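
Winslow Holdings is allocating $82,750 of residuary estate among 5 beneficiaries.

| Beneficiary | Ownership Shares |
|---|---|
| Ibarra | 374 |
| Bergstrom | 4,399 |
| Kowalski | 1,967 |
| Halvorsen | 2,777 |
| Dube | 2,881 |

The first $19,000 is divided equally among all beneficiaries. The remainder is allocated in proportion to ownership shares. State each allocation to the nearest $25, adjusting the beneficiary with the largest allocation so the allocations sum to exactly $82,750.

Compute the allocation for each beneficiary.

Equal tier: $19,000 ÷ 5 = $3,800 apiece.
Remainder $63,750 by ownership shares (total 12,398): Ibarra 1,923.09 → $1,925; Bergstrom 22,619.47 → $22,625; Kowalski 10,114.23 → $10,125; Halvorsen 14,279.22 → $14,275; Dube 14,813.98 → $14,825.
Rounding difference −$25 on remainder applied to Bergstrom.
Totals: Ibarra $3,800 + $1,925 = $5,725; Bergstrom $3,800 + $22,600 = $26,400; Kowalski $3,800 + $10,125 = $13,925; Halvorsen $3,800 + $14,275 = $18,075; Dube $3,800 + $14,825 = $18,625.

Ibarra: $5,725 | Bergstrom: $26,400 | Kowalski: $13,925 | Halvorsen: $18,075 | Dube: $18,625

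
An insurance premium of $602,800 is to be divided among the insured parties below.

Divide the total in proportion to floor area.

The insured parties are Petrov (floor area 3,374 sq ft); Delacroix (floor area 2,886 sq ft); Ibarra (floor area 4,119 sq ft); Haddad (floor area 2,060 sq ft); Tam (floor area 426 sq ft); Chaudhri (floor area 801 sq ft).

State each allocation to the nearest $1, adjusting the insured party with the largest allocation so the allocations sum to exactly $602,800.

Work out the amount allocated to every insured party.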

———

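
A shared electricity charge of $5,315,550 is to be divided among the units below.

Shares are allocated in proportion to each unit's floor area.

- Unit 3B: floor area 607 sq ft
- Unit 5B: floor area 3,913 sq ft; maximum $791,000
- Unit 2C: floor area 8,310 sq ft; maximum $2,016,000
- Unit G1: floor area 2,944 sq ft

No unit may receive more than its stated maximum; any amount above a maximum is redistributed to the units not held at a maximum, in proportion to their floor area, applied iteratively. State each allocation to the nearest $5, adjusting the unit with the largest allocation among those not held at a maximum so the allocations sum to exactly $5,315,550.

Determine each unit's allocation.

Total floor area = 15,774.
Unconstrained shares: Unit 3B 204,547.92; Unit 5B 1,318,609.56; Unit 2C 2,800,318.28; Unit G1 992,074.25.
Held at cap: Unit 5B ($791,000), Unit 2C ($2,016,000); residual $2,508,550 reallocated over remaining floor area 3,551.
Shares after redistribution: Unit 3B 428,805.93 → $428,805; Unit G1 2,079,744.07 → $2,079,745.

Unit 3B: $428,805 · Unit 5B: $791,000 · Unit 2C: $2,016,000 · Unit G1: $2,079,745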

———

▶ **Exercise instructions**
All lines in the data above from the one with "- Unit G1: floor area 2,944 sq ft" through the one with "No unit may" must be repeated exactly, and no others.

▶ **Reply to the task**
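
- Unit G1: floor area 2,944 sq ft

No unit may receive more than its stated maximum; any amount above a maximum is redistributed to the units not held at a maximum, in proportion to their floor area, applied iteratively. State each allocation to the nearest $5, adjusting the unit with the largest allocation among those not held at a maximum so the allocations sum to exactly $5,315,550.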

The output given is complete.